#### WORK ORDER
Where a line in the listing below contains the word "full", copy that line.

┄┄┄┄┄┄

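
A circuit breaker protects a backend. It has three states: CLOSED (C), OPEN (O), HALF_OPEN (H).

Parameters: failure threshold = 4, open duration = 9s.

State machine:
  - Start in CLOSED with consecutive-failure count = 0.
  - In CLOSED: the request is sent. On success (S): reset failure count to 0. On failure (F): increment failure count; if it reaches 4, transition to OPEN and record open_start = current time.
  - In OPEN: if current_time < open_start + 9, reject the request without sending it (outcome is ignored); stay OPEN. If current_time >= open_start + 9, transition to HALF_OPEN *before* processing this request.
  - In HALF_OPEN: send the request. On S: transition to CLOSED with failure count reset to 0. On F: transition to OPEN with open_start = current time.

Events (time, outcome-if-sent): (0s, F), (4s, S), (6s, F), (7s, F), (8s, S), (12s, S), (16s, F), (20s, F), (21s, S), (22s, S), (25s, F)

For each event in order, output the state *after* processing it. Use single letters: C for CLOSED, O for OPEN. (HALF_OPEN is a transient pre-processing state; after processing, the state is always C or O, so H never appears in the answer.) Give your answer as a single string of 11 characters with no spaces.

Answer: CCCCCCCCCCC

Derivation:
State after each event:
  event#1 t=0s outcome=F: state=CLOSED
  event#2 t=4s outcome=S: state=CLOSED
  event#3 t=6s outcome=F: state=CLOSED
  event#4 t=7s outcome=F: state=CLOSED
  event#5 t=8s outcome=S: state=CLOSED
  event#6 t=12s outcome=S: state=CLOSED
  event#7 t=16s outcome=F: state=CLOSED
  event#8 t=20s outcome=F: state=CLOSED
  event#9 t=21s outcome=S: state=CLOSED
  event#10 t=22s outcome=S: state=CLOSED
  event#11 t=25s outcome=F: state=CLOSED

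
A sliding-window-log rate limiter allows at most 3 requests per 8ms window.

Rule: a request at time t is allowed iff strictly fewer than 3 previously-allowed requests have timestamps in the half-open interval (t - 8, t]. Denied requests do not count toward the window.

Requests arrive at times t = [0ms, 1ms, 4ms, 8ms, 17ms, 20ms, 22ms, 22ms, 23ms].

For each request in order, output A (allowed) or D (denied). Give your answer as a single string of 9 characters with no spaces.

Tracking allowed requests in the window:
  req#1 t=0ms: ALLOW
  req#2 t=1ms: ALLOW
  req#3 t=4ms: ALLOW
  req#4 t=8ms: ALLOW
  req#5 t=17ms: ALLOW
  req#6 t=20ms: ALLOW
  req#7 t=22ms: ALLOW
  req#8 t=22ms: DENY
  req#9 t=23ms: DENY

Answer: AAAAAAADD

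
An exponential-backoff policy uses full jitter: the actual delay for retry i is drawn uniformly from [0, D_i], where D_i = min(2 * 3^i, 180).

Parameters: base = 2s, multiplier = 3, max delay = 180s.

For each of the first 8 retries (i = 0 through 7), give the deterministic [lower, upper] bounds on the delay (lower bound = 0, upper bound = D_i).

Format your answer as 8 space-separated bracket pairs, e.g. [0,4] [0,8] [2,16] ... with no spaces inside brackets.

Answer: [0,2] [0,6] [0,18] [0,54] [0,162] [0,180] [0,180] [0,180]

Derivation:
Computing bounds per retry:
  i=0: D_i=min(2*3^0,180)=2, bounds=[0,2]
  i=1: D_i=min(2*3^1,180)=6, bounds=[0,6]
  i=2: D_i=min(2*3^2,180)=18, bounds=[0,18]
  i=3: D_i=min(2*3^3,180)=54, bounds=[0,54]
  i=4: D_i=min(2*3^4,180)=162, bounds=[0,162]
  i=5: D_i=min(2*3^5,180)=180, bounds=[0,180]
  i=6: D_i=min(2*3^6,180)=180, bounds=[0,180]
  i=7: D_i=min(2*3^7,180)=180, bounds=[0,180]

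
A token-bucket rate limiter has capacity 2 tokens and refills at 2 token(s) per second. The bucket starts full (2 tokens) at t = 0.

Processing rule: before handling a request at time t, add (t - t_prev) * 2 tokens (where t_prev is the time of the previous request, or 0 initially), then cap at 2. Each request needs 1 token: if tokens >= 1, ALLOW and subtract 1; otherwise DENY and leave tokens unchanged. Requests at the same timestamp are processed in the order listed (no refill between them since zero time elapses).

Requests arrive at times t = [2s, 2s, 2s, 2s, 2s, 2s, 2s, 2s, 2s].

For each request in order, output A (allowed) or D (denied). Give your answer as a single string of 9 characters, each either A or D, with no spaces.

Answer: AADDDDDDD

Derivation:
Simulating step by step:
  req#1 t=2s: ALLOW
  req#2 t=2s: ALLOW
  req#3 t=2s: DENY
  req#4 t=2s: DENY
  req#5 t=2s: DENY
  req#6 t=2s: DENY
  req#7 t=2s: DENY
  req#8 t=2s: DENY
  req#9 t=2s: DENY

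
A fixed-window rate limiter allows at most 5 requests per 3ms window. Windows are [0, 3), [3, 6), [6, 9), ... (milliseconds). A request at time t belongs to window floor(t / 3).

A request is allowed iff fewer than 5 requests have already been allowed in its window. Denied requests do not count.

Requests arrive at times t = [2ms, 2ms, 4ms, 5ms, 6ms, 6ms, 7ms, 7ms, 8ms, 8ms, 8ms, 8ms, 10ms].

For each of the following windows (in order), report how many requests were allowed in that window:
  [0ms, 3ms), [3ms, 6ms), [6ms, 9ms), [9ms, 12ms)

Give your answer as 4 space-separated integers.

Processing requests:
  req#1 t=2ms (window 0): ALLOW
  req#2 t=2ms (window 0): ALLOW
  req#3 t=4ms (window 1): ALLOW
  req#4 t=5ms (window 1): ALLOW
  req#5 t=6ms (window 2): ALLOW
  req#6 t=6ms (window 2): ALLOW
  req#7 t=7ms (window 2): ALLOW
  req#8 t=7ms (window 2): ALLOW
  req#9 t=8ms (window 2): ALLOW
  req#10 t=8ms (window 2): DENY
  req#11 t=8ms (window 2): DENY
  req#12 t=8ms (window 2): DENY
  req#13 t=10ms (window 3): ALLOW

Allowed counts by window: 2 2 5 1

Answer: 2 2 5 1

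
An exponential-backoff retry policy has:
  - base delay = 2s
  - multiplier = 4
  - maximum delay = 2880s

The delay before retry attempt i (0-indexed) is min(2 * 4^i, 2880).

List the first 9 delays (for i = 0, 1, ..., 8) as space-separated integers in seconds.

Answer: 2 8 32 128 512 2048 2880 2880 2880

Derivation:
Computing each delay:
  i=0: min(2*4^0, 2880) = 2
  i=1: min(2*4^1, 2880) = 8
  i=2: min(2*4^2, 2880) = 32
  i=3: min(2*4^3, 2880) = 128
  i=4: min(2*4^4, 2880) = 512
  i=5: min(2*4^5, 2880) = 2048
  i=6: min(2*4^6, 2880) = 2880
  i=7: min(2*4^7, 2880) = 2880
  i=8: min(2*4^8, 2880) = 2880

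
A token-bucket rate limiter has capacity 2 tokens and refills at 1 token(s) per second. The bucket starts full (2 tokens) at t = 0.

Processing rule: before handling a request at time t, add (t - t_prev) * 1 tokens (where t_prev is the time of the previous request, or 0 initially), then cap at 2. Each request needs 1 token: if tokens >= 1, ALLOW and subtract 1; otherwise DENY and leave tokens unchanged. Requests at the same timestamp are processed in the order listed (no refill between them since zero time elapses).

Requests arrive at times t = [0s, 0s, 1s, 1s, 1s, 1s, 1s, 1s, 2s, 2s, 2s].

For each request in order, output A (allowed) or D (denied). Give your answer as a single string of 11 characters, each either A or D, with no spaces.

Answer: AAADDDDDADD

Derivation:
Simulating step by step:
  req#1 t=0s: ALLOW
  req#2 t=0s: ALLOW
  req#3 t=1s: ALLOW
  req#4 t=1s: DENY
  req#5 t=1s: DENY
  req#6 t=1s: DENY
  req#7 t=1s: DENY
  req#8 t=1s: DENY
  req#9 t=2s: ALLOW
  req#10 t=2s: DENY
  req#11 t=2s: DENY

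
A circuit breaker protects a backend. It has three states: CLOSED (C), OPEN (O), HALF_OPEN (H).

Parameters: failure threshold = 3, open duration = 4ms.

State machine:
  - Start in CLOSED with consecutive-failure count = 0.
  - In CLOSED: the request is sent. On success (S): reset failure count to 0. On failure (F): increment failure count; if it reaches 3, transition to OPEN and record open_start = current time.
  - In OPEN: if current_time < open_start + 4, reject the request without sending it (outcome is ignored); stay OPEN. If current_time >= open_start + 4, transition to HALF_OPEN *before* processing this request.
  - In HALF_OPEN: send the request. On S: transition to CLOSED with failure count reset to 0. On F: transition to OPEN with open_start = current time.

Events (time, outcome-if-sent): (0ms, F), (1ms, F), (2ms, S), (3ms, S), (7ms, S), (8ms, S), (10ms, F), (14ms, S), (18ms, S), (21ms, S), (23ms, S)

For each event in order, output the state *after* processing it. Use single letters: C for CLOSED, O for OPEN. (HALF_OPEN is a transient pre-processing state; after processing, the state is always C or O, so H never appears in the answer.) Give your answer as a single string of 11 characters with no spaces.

Answer: CCCCCCCCCCC

Derivation:
State after each event:
  event#1 t=0ms outcome=F: state=CLOSED
  event#2 t=1ms outcome=F: state=CLOSED
  event#3 t=2ms outcome=S: state=CLOSED
  event#4 t=3ms outcome=S: state=CLOSED
  event#5 t=7ms outcome=S: state=CLOSED
  event#6 t=8ms outcome=S: state=CLOSED
  event#7 t=10ms outcome=F: state=CLOSED
  event#8 t=14ms outcome=S: state=CLOSED
  event#9 t=18ms outcome=S: state=CLOSED
  event#10 t=21ms outcome=S: state=CLOSED
  event#11 t=23ms outcome=S: state=CLOSED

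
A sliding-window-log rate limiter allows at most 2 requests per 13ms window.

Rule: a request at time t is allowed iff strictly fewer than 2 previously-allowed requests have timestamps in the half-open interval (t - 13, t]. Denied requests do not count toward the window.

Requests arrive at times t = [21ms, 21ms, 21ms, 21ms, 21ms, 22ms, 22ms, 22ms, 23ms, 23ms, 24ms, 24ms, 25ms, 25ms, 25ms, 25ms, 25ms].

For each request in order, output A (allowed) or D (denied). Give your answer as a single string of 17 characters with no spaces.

Tracking allowed requests in the window:
  req#1 t=21ms: ALLOW
  req#2 t=21ms: ALLOW
  req#3 t=21ms: DENY
  req#4 t=21ms: DENY
  req#5 t=21ms: DENY
  req#6 t=22ms: DENY
  req#7 t=22ms: DENY
  req#8 t=22ms: DENY
  req#9 t=23ms: DENY
  req#10 t=23ms: DENY
  req#11 t=24ms: DENY
  req#12 t=24ms: DENY
  req#13 t=25ms: DENY
  req#14 t=25ms: DENY
  req#15 t=25ms: DENY
  req#16 t=25ms: DENY
  req#17 t=25ms: DENY

Answer: AADDDDDDDDDDDDDDD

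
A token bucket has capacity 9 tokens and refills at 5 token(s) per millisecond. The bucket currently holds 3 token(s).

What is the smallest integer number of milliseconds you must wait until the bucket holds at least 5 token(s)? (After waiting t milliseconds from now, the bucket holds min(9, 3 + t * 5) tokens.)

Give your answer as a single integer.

Need 3 + t * 5 >= 5, so t >= 2/5.
Smallest integer t = ceil(2/5) = 1.

Answer: 1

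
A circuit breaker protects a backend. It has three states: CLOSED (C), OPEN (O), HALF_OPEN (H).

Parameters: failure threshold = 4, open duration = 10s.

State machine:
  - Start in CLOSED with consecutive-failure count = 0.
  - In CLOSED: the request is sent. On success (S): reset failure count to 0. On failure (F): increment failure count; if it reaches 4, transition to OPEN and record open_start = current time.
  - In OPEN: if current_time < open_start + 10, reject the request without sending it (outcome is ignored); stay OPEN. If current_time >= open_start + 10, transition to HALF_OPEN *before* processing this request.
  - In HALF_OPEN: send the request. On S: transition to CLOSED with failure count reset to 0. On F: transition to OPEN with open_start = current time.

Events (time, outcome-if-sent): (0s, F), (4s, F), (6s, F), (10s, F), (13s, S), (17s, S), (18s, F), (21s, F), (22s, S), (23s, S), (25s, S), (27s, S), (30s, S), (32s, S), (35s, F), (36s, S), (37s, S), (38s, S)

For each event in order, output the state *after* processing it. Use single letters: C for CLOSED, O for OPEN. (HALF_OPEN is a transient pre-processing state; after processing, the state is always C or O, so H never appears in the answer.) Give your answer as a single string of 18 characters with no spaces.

Answer: CCCOOOOOOOOOOCCCCC

Derivation:
State after each event:
  event#1 t=0s outcome=F: state=CLOSED
  event#2 t=4s outcome=F: state=CLOSED
  event#3 t=6s outcome=F: state=CLOSED
  event#4 t=10s outcome=F: state=OPEN
  event#5 t=13s outcome=S: state=OPEN
  event#6 t=17s outcome=S: state=OPEN
  event#7 t=18s outcome=F: state=OPEN
  event#8 t=21s outcome=F: state=OPEN
  event#9 t=22s outcome=S: state=OPEN
  event#10 t=23s outcome=S: state=OPEN
  event#11 t=25s outcome=S: state=OPEN
  event#12 t=27s outcome=S: state=OPEN
  event#13 t=30s outcome=S: state=OPEN
  event#14 t=32s outcome=S: state=CLOSED
  event#15 t=35s outcome=F: state=CLOSED
  event#16 t=36s outcome=S: state=CLOSED
  event#17 t=37s outcome=S: state=CLOSED
  event#18 t=38s outcome=S: state=CLOSED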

┄┄┄┄┄┄

#### EXPECTED ANSWER
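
An exponential-backoff policy uses full jitter: the actual delay for retry i is drawn uniformly from [0, D_i], where D_i = min(2 * 3^i, 180).
A token-bucket rate limiter has capacity 2 tokens and refills at 2 token(s) per second. The bucket starts full (2 tokens) at t = 0.
A token-bucket rate limiter has capacity 2 tokens and refills at 1 token(s) per second. The bucket starts full (2 tokens) at t = 0.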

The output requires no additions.